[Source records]

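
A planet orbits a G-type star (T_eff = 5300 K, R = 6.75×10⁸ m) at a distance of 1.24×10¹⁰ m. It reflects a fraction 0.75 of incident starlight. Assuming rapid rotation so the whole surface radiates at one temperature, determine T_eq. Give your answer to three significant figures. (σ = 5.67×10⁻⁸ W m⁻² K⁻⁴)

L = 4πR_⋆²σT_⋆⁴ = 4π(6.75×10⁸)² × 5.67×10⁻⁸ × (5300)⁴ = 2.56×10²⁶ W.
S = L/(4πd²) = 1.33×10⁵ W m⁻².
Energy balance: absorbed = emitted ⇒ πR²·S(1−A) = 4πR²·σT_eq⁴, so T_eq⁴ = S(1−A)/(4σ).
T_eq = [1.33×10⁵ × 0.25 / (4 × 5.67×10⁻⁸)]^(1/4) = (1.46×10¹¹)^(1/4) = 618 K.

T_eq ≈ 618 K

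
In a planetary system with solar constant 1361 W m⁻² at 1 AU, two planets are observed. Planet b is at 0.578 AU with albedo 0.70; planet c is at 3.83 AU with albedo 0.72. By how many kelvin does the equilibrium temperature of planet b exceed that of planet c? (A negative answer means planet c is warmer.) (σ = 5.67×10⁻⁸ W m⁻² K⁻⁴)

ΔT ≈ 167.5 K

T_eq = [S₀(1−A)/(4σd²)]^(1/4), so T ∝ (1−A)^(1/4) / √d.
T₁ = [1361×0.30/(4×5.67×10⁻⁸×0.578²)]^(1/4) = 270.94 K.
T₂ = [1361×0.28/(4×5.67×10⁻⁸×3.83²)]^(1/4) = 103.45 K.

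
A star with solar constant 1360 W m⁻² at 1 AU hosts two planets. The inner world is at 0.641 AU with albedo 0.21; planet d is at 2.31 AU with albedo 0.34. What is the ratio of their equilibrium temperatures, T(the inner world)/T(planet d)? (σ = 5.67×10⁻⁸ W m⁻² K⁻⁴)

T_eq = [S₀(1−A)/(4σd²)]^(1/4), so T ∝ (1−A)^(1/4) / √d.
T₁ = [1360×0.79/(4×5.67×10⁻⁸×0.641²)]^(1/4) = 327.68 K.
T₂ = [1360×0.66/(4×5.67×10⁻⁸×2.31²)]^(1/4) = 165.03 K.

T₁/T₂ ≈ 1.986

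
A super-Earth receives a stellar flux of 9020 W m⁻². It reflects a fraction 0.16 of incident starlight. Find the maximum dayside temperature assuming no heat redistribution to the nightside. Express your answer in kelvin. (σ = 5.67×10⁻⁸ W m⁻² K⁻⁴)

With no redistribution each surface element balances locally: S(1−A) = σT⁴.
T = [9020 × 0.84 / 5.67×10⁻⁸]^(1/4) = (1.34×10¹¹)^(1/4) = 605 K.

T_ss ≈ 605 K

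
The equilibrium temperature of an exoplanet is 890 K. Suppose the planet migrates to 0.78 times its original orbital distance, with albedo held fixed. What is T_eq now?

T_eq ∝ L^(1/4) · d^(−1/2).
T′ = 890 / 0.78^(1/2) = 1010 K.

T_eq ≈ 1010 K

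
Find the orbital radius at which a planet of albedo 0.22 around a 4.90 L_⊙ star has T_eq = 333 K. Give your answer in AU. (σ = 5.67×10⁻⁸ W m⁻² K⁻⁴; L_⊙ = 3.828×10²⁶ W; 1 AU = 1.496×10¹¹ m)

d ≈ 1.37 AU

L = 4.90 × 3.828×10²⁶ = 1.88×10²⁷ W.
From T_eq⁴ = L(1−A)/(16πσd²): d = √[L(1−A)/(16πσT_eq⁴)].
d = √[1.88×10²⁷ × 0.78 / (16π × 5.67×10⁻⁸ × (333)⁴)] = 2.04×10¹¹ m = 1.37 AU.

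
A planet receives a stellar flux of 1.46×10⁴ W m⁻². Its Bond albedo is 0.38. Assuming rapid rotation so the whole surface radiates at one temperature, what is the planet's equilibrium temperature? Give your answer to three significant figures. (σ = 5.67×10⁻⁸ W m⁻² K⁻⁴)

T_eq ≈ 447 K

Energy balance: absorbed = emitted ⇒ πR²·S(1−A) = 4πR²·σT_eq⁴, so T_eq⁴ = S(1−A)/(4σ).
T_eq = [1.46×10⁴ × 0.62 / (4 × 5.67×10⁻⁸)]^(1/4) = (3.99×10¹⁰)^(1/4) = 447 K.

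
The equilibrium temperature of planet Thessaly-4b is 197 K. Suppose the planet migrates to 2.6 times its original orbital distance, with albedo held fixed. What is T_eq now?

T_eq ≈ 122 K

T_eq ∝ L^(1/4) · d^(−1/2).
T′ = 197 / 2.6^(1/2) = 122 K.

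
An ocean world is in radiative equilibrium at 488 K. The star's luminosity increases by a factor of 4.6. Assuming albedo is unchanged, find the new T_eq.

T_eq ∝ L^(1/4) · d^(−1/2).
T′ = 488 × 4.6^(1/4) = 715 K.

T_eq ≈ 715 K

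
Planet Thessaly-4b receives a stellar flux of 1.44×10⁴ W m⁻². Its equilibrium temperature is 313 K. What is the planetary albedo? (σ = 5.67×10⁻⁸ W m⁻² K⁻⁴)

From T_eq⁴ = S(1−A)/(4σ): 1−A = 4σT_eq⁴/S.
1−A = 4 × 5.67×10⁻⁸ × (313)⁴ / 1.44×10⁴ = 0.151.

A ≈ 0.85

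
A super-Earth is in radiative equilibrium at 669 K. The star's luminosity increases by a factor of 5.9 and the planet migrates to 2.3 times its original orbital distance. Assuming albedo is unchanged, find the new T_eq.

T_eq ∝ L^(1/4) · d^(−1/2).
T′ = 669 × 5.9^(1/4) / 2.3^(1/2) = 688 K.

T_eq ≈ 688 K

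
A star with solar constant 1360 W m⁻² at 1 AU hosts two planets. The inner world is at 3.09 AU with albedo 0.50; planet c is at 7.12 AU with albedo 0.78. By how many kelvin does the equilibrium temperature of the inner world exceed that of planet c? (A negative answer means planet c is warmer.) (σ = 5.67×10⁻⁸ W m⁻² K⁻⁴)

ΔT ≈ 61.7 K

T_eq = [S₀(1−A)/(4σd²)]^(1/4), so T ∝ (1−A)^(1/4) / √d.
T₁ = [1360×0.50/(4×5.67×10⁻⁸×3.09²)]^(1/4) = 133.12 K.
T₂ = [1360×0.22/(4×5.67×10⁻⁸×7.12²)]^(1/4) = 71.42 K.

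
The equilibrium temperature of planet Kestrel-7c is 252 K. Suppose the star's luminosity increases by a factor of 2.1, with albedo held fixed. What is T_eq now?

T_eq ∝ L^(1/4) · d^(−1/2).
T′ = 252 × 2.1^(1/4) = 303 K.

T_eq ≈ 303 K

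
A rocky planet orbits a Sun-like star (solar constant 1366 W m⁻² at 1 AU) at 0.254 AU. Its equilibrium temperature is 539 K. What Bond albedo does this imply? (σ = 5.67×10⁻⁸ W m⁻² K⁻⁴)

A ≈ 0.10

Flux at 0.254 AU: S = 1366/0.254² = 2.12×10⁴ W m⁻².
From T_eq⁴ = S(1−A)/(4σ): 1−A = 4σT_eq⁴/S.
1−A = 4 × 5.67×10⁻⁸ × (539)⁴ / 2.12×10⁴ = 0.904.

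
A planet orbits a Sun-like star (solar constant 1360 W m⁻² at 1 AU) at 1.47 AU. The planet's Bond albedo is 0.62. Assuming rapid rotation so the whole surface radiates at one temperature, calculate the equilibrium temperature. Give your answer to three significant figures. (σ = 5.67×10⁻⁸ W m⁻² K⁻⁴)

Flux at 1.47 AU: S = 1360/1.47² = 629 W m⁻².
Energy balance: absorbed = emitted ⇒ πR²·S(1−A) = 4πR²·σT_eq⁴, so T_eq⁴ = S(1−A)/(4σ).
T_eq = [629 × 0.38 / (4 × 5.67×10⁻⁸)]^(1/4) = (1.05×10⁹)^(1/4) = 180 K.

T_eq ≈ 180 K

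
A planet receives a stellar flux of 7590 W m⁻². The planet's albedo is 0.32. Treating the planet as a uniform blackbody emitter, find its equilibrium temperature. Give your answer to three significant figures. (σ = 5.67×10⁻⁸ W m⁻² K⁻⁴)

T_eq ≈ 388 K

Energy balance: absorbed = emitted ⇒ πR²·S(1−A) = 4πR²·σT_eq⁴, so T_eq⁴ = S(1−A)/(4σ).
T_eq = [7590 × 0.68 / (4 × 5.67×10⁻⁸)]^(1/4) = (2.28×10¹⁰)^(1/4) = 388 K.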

# EXERCISE DESCRIPTION
What you give back should be exactly the lines of the entries above from the one containing "The equilibrium temperature of planet Kestrel-7c" to the end, and nothing more.

# ANSWER TO THE PROBLEM
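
The equilibrium temperature of planet Kestrel-7c is 252 K. Suppose the star's luminosity increases by a factor of 2.1, with albedo held fixed. What is T_eq now?

T_eq ∝ L^(1/4) · d^(−1/2).
T′ = 252 × 2.1^(1/4) = 303 K.

T_eq ≈ 303 K

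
A rocky planet orbits a Sun-like star (solar constant 1366 W m⁻² at 1 AU) at 0.254 AU. Its equilibrium temperature is 539 K. What Bond albedo does this imply? (σ = 5.67×10⁻⁸ W m⁻² K⁻⁴)

A ≈ 0.10

Flux at 0.254 AU: S = 1366/0.254² = 2.12×10⁴ W m⁻².
From T_eq⁴ = S(1−A)/(4σ): 1−A = 4σT_eq⁴/S.
1−A = 4 × 5.67×10⁻⁸ × (539)⁴ / 2.12×10⁴ = 0.904.

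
A planet orbits a Sun-like star (solar constant 1360 W m⁻² at 1 AU) at 1.47 AU. The planet's Bond albedo is 0.62. Assuming rapid rotation so the whole surface radiates at one temperature, calculate the equilibrium temperature. Give your answer to three significant figures. (σ = 5.67×10⁻⁸ W m⁻² K⁻⁴)

Flux at 1.47 AU: S = 1360/1.47² = 629 W m⁻².
Energy balance: absorbed = emitted ⇒ πR²·S(1−A) = 4πR²·σT_eq⁴, so T_eq⁴ = S(1−A)/(4σ).
T_eq = [629 × 0.38 / (4 × 5.67×10⁻⁸)]^(1/4) = (1.05×10⁹)^(1/4) = 180 K.

T_eq ≈ 180 K

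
A planet receives a stellar flux of 7590 W m⁻². The planet's albedo is 0.32. Treating the planet as a uniform blackbody emitter, find its equilibrium temperature. Give your answer to three significant figures. (σ = 5.67×10⁻⁸ W m⁻² K⁻⁴)

T_eq ≈ 388 K

Energy balance: absorbed = emitted ⇒ πR²·S(1−A) = 4πR²·σT_eq⁴, so T_eq⁴ = S(1−A)/(4σ).
T_eq = [7590 × 0.68 / (4 × 5.67×10⁻⁸)]^(1/4) = (2.28×10¹⁰)^(1/4) = 388 K.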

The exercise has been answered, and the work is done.